[Dataset entries]
*** Begin section ***
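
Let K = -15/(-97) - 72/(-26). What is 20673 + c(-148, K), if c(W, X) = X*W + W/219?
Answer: 5589345335/276159 ≈ 20240.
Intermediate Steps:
K = 3687/1261 (K = -15*(-1/97) - 72*(-1/26) = 15/97 + 36/13 = 3687/1261 ≈ 2.9239)
c(W, X) = W/219 + W*X (c(W, X) = W*X + W*(1/219) = W*X + W/219 = W/219 + W*X)
20673 + c(-148, K) = 20673 - 148*(1/219 + 3687/1261) = 20673 - 148*808714/276159 = 20673 - 119689672/276159 = 5589345335/276159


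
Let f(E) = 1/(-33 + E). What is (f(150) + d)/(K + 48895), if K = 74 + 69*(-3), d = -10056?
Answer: -1176551/5705154 ≈ -0.20623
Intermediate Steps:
K = -133 (K = 74 - 207 = -133)
(f(150) + d)/(K + 48895) = (1/(-33 + 150) - 10056)/(-133 + 48895) = (1/117 - 10056)/48762 = (1/117 - 10056)*(1/48762) = -1176551/117*1/48762 = -1176551/5705154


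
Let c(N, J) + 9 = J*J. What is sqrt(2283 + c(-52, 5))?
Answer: 11*sqrt(19) ≈ 47.948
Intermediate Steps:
c(N, J) = -9 + J**2 (c(N, J) = -9 + J*J = -9 + J**2)
sqrt(2283 + c(-52, 5)) = sqrt(2283 + (-9 + 5**2)) = sqrt(2283 + (-9 + 25)) = sqrt(2283 + 16) = sqrt(2299) = 11*sqrt(19)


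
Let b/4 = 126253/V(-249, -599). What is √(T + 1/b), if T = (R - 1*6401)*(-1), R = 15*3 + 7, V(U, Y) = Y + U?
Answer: √101201890471505/126253 ≈ 79.681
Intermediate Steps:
V(U, Y) = U + Y
R = 52 (R = 45 + 7 = 52)
b = -126253/212 (b = 4*(126253/(-249 - 599)) = 4*(126253/(-848)) = 4*(126253*(-1/848)) = 4*(-126253/848) = -126253/212 ≈ -595.53)
T = 6349 (T = (52 - 1*6401)*(-1) = (52 - 6401)*(-1) = -6349*(-1) = 6349)
√(T + 1/b) = √(6349 + 1/(-126253/212)) = √(6349 - 212/126253) = √(801580085/126253) = √101201890471505/126253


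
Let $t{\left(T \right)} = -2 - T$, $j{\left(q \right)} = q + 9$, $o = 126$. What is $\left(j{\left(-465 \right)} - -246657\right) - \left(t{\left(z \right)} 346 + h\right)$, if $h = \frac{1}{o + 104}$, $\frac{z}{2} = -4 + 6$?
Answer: $\frac{57103709}{230} \approx 2.4828 \cdot 10^{5}$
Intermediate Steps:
$z = 4$ ($z = 2 \left(-4 + 6\right) = 2 \cdot 2 = 4$)
$h = \frac{1}{230}$ ($h = \frac{1}{126 + 104} = \frac{1}{230} \approx 0.0043478$)
$j{\left(q \right)} = 9 + q$
$\left(j{\left(-465 \right)} - -246657\right) - \left(t{\left(z \right)} 346 + h\right) = \left(\left(9 - 465\right) - -246657\right) - \left(\left(-2 - 4\right) 346 + \frac{1}{230}\right) = \left(-456 + 246657\right) - \left(\left(-2 - 4\right) 346 + \frac{1}{230}\right) = 246201 - \left(\left(-6\right) 346 + \frac{1}{230}\right) = 246201 - \left(-2076 + \frac{1}{230}\right) = 246201 - - \frac{477479}{230} = 246201 + \frac{477479}{230} = \frac{57103709}{230}$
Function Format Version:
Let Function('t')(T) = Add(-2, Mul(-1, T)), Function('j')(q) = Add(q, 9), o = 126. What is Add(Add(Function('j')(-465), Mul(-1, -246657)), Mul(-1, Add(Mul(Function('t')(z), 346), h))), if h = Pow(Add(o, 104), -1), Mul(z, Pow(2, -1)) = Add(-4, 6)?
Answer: Rational(57103709, 230) ≈ 2.4828e+5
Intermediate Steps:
z = 4 (z = Mul(2, Add(-4, 6)) = Mul(2, 2) = 4)
h = Rational(1, 230) (h = Pow(Add(126, 104), -1) = Pow(230, -1) = Rational(1, 230) ≈ 0.0043478)
Function('j')(q) = Add(9, q)
Add(Add(Function('j')(-465), Mul(-1, -246657)), Mul(-1, Add(Mul(Function('t')(z), 346), h))) = Add(Add(Add(9, -465), Mul(-1, -246657)), Mul(-1, Add(Mul(Add(-2, Mul(-1, 4)), 346), Rational(1, 230)))) = Add(Add(-456, 246657), Mul(-1, Add(Mul(Add(-2, -4), 346), Rational(1, 230)))) = Add(246201, Mul(-1, Add(Mul(-6, 346), Rational(1, 230)))) = Add(246201, Mul(-1, Add(-2076, Rational(1, 230)))) = Add(246201, Mul(-1, Rational(-477479, 230))) = Add(246201, Rational(477479, 230)) = Rational(57103709, 230)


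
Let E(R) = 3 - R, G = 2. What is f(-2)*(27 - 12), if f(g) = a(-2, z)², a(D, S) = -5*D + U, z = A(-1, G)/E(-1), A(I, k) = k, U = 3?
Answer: 2535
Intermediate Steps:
z = ½ (z = 2/(3 - 1*(-1)) = 2/(3 + 1) = 2/4 = 2*(¼) = ½ ≈ 0.50000)
a(D, S) = 3 - 5*D (a(D, S) = -5*D + 3 = 3 - 5*D)
f(g) = 169 (f(g) = (3 - 5*(-2))² = (3 + 10)² = 13² = 169)
f(-2)*(27 - 12) = 169*(27 - 12) = 169*15 = 2535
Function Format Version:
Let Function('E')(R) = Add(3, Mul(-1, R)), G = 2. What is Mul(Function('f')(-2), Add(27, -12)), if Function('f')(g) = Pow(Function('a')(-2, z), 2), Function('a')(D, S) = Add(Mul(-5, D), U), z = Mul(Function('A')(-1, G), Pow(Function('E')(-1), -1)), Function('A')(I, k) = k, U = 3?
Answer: 2535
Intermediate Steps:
z = Rational(1, 2) (z = Mul(2, Pow(Add(3, Mul(-1, -1)), -1)) = Mul(2, Pow(Add(3, 1), -1)) = Mul(2, Pow(4, -1)) = Mul(2, Rational(1, 4)) = Rational(1, 2) ≈ 0.50000)
Function('a')(D, S) = Add(3, Mul(-5, D)) (Function('a')(D, S) = Add(Mul(-5, D), 3) = Add(3, Mul(-5, D)))
Function('f')(g) = 169 (Function('f')(g) = Pow(Add(3, Mul(-5, -2)), 2) = Pow(Add(3, 10), 2) = Pow(13, 2) = 169)
Mul(Function('f')(-2), Add(27, -12)) = Mul(169, Add(27, -12)) = Mul(169, 15) = 2535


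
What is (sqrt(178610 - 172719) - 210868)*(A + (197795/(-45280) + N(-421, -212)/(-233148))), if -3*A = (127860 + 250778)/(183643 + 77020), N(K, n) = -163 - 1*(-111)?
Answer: 902434803249554981/881988470056 - 17118477971993*sqrt(5891)/3527953880224 ≈ 1.0228e+6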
*** End section ***
## AIM OF THE TASK
Filter the entries by the string "Answer" and copy each matching line.

## OUTPUT OF THE TASK
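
Answer: 5589345335/276159 ≈ 20240.
Answer: -1176551/5705154 ≈ -0.20623
Answer: 11*sqrt(19) ≈ 47.948
Answer: √101201890471505/126253 ≈ 79.681
Answer: $\frac{57103709}{230} \approx 2.4828 \cdot 10^{5}$
Answer: Rational(57103709, 230) ≈ 2.4828e+5
Answer: 2535
Answer: 2535
Answer: 902434803249554981/881988470056 - 17118477971993*sqrt(5891)/3527953880224 ≈ 1.0228e+6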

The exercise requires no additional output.